▸ **AIM OF THE TASK**: Count all lines holding "ambient" in the data below and say the number, nothing more.

▸ **MATERIAL SHOWN**:
------------------------------------------------------------------------
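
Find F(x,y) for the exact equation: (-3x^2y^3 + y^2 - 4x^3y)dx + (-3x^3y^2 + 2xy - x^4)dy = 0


Check exactness: ∂M/∂y = -9x^2y^2 + 2y - 4x^3 and ∂N/∂x = -9x^2y^2 + 2y - 4x^3; equal, so the equation is exact.
Integrate M with respect to x (treating y as constant): ∫M dx = -x^3y^3 + xy^2 - x^4y + h(y).
Differentiate w.r.t. y and set equal to N: all terms match, so h'(y) = 0 and h is a constant absorbed into C.
General solution: -x^3y^3 + xy^2 - x^4y = C.


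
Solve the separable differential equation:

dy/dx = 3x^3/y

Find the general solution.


Separate variables: y dy = 3x^3 dx.
Integrate both sides: y²/2 = (3/4)x^4 + C₀.
Multiply by 2: y² = (3/2)x^4 + C.


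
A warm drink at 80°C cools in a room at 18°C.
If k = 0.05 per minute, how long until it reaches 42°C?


From T(t) = T_a + (T₀ - T_a)e^(-kt), set T(t) = 42:
(42 - 18) / (80 - 18) = e^(-0.05t), so t = -ln(0.387)/0.05 ≈ 19.0 minutes.


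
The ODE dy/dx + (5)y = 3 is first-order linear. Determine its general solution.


P(x) = 5, Q(x) = 3; integrating factor μ = e^(5x).
(μ y)' = 3e^(5x) ⇒ μ y = (3/5)e^(5x) + C.
Divide by μ: y = 3/5 + Ce^(-5x).


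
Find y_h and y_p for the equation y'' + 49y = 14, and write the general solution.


Homogeneous part: r² + 49 = 0 ⇒ r = ±7i, so y_h = C₁cos(7x) + C₂sin(7x).
Try constant y_p = A; plug in: 49A = 14 ⇒ A = 2/7.
General solution: y = C₁cos(7x) + C₂sin(7x) + 2/7.


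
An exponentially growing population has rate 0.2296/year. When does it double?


Exponential growth: P(t) = P₀ e^(0.2296t). Set P(t)/P₀ = 2: e^(0.2296t) = 2.
Solve: t = ln(2)/0.2296 ≈ 3.02 years.


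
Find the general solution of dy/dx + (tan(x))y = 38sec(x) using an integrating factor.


P(x) = tan(x) ⇒ μ = e^(∫tan(x)dx) = sec(x).
(sec(x) y)' = 38sec²(x) ⇒ sec(x) y = 38tan(x) + C.
Multiply by cos(x): y = 38sin(x) + C·cos(x).


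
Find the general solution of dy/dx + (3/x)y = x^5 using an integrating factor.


P(x) = 3/x ⇒ μ = x^3.
(x^3 y)' = x^8 ⇒ x^3 y = x^9/(9) + C.
Solve for y: y = (1/9)x^6 + C/x^3.


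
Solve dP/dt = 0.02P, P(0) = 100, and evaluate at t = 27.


The ODE dP/dt = 0.02P has solution P(t) = P(0)e^(0.02t).
Substitute P(0) = 100 and t = 27: P(27) = 100 e^(0.54) ≈ 172.


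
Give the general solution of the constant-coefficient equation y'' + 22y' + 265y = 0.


Characteristic equation: r² + 22r + 265 = 0.
Discriminant is negative; roots r = -11 ± 12i (complex conjugate pair).
General solution uses e^(α x)(C₁ cos(β x) + C₂ sin(β x)): y = e^(-11x)(C₁cos(12x) + C₂sin(12x)).


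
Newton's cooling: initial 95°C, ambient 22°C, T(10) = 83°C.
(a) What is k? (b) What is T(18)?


Newton's law: T(t) = T_a + (T₀ - T_a)e^(-kt).
(a) Use T(10) = 83: (83 - 22)/(95 - 22) = e^(-k·10), so k = -ln(0.836)/10 ≈ 0.0180.
(b) Apply k to t = 18: T(18) = 22 + (73)e^(-0.323) ≈ 74.8°C.


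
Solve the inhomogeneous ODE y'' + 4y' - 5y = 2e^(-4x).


Characteristic roots of r² + 4r - 5 = 0 are 1, -5.
y_h = C₁e^(x) + C₂e^(-5x).
Forcing exponent -4 is not a characteristic root; try y_p = Ae^(-4x).
Substitute: A·(16 + (4)·-4 + (-5)) = A·-5 = 2, so A = -2/5.
General solution: y = C₁e^(x) + C₂e^(-5x) - (2/5)e^(-4x).


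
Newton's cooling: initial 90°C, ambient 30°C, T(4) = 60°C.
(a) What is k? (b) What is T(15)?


Newton's law: T(t) = T_a + (T₀ - T_a)e^(-kt).
(a) Use T(4) = 60: (60 - 30)/(90 - 30) = e^(-k·4), so k = -ln(0.500)/4 ≈ 0.1733.
(b) Apply k to t = 15: T(15) = 30 + (60)e^(-2.599) ≈ 34.5°C.


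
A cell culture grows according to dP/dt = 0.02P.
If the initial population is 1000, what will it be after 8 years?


The ODE dP/dt = 0.02P has solution P(t) = P(0)e^(0.02t).
Substitute P(0) = 1000 and t = 8: P(8) = 1000 e^(0.16) ≈ 1174.


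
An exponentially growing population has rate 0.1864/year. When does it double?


Exponential growth: P(t) = P₀ e^(0.1864t). Set P(t)/P₀ = 2: e^(0.1864t) = 2.
Solve: t = ln(2)/0.1864 ≈ 3.72 years.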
------------------------------------------------------------------------
▸ **YOUR RESPONSE**: 2